[Stored items]
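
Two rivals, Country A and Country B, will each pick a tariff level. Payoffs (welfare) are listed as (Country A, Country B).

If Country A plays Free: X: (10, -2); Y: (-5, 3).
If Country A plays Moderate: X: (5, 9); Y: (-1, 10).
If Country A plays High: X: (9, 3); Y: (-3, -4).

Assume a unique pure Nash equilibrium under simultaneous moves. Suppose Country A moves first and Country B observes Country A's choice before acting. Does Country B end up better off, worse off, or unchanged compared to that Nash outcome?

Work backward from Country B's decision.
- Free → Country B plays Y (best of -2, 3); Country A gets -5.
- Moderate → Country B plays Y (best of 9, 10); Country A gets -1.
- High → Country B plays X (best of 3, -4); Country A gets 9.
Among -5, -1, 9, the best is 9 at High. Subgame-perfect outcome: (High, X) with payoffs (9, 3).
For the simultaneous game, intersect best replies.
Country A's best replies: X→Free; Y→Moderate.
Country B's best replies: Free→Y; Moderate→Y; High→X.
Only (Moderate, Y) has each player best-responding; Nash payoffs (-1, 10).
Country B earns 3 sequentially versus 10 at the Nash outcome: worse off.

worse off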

==

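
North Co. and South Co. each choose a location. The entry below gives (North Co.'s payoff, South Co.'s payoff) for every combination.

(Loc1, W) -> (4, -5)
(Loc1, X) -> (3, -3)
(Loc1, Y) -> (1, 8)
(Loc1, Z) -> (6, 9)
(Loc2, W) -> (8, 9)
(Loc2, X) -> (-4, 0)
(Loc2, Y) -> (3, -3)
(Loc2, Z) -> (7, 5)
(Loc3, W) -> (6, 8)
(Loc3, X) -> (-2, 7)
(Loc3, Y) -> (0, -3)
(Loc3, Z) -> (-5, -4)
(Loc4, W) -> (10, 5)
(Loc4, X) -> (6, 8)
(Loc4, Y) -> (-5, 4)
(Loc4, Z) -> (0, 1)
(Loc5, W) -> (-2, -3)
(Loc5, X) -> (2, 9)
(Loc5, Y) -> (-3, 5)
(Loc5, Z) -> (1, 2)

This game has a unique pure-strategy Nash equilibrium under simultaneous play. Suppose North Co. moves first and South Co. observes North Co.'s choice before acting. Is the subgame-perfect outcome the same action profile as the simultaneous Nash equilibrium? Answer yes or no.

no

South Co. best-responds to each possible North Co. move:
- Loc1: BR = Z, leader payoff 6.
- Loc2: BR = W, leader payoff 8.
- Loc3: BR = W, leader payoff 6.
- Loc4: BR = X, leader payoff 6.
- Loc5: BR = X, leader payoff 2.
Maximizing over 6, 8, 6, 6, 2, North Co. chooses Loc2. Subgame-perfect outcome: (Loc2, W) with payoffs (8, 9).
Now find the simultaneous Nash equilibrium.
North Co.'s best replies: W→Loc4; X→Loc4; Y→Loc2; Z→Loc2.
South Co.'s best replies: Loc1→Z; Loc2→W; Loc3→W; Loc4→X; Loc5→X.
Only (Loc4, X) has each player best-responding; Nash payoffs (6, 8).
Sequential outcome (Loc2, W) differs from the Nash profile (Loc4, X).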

REQUIRED WORK:
For this exercise, output exactly the lines above from the line with "(Loc3, W) -> (6, 8)" to the line with "(Loc5, Z) -> (1, 2)", counting both, and leave out the rest.

ANSWER TO THIS TASK:
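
(Loc3, W) -> (6, 8)
(Loc3, X) -> (-2, 7)
(Loc3, Y) -> (0, -3)
(Loc3, Z) -> (-5, -4)
(Loc4, W) -> (10, 5)
(Loc4, X) -> (6, 8)
(Loc4, Y) -> (-5, 4)
(Loc4, Z) -> (0, 1)
(Loc5, W) -> (-2, -3)
(Loc5, X) -> (2, 9)
(Loc5, Y) -> (-3, 5)
(Loc5, Z) -> (1, 2)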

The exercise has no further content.